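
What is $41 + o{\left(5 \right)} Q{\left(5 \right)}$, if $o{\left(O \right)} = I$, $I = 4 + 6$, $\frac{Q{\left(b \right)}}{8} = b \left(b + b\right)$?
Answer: $4041$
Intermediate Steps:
$Q{\left(b \right)} = 16 b^{2}$ ($Q{\left(b \right)} = 8 b \left(b + b\right) = 8 b 2 b = 8 \cdot 2 b^{2} = 16 b^{2}$)
$I = 10$
$o{\left(O \right)} = 10$
$41 + o{\left(5 \right)} Q{\left(5 \right)} = 41 + 10 \cdot 16 \cdot 5^{2} = 41 + 10 \cdot 16 \cdot 25 = 41 + 10 \cdot 400 = 41 + 4000 = 4041$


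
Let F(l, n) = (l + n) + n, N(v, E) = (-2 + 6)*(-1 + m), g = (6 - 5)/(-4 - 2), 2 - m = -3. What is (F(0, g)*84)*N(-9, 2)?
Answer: -448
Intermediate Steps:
m = 5 (m = 2 - 1*(-3) = 2 + 3 = 5)
g = -⅙ (g = 1/(-6) = 1*(-⅙) = -⅙ ≈ -0.16667)
N(v, E) = 16 (N(v, E) = (-2 + 6)*(-1 + 5) = 4*4 = 16)
F(l, n) = l + 2*n
(F(0, g)*84)*N(-9, 2) = ((0 + 2*(-⅙))*84)*16 = ((0 - ⅓)*84)*16 = -⅓*84*16 = -28*16 = -448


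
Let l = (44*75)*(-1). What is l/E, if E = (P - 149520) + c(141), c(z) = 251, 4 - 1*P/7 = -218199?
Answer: -275/114846 ≈ -0.0023945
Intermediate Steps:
P = 1527421 (P = 28 - 7*(-218199) = 28 + 1527393 = 1527421)
E = 1378152 (E = (1527421 - 149520) + 251 = 1377901 + 251 = 1378152)
l = -3300 (l = 3300*(-1) = -3300)
l/E = -3300/1378152 = -3300*1/1378152 = -275/114846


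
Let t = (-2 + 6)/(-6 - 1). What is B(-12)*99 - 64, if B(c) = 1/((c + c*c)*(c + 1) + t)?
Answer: -651445/10168 ≈ -64.068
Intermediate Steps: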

§ Task requirements:
Return the material exactly. Leave out no line.

§ Reply:
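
What is $41 + o{\left(5 \right)} Q{\left(5 \right)}$, if $o{\left(O \right)} = I$, $I = 4 + 6$, $\frac{Q{\left(b \right)}}{8} = b \left(b + b\right)$?
Answer: $4041$
Intermediate Steps:
$Q{\left(b \right)} = 16 b^{2}$ ($Q{\left(b \right)} = 8 b \left(b + b\right) = 8 b 2 b = 8 \cdot 2 b^{2} = 16 b^{2}$)
$I = 10$
$o{\left(O \right)} = 10$
$41 + o{\left(5 \right)} Q{\left(5 \right)} = 41 + 10 \cdot 16 \cdot 5^{2} = 41 + 10 \cdot 16 \cdot 25 = 41 + 10 \cdot 400 = 41 + 4000 = 4041$


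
Let F(l, n) = (l + n) + n, N(v, E) = (-2 + 6)*(-1 + m), g = (6 - 5)/(-4 - 2), 2 - m = -3. What is (F(0, g)*84)*N(-9, 2)?
Answer: -448
Intermediate Steps:
m = 5 (m = 2 - 1*(-3) = 2 + 3 = 5)
g = -⅙ (g = 1/(-6) = 1*(-⅙) = -⅙ ≈ -0.16667)
N(v, E) = 16 (N(v, E) = (-2 + 6)*(-1 + 5) = 4*4 = 16)
F(l, n) = l + 2*n
(F(0, g)*84)*N(-9, 2) = ((0 + 2*(-⅙))*84)*16 = ((0 - ⅓)*84)*16 = -⅓*84*16 = -28*16 = -448


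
Let l = (44*75)*(-1). What is l/E, if E = (P - 149520) + c(141), c(z) = 251, 4 - 1*P/7 = -218199?
Answer: -275/114846 ≈ -0.0023945
Intermediate Steps:
P = 1527421 (P = 28 - 7*(-218199) = 28 + 1527393 = 1527421)
E = 1378152 (E = (1527421 - 149520) + 251 = 1377901 + 251 = 1378152)
l = -3300 (l = 3300*(-1) = -3300)
l/E = -3300/1378152 = -3300*1/1378152 = -275/114846


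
Let t = (-2 + 6)/(-6 - 1). What is B(-12)*99 - 64, if B(c) = 1/((c + c*c)*(c + 1) + t)?
Answer: -651445/10168 ≈ -64.068
Intermediate Steps: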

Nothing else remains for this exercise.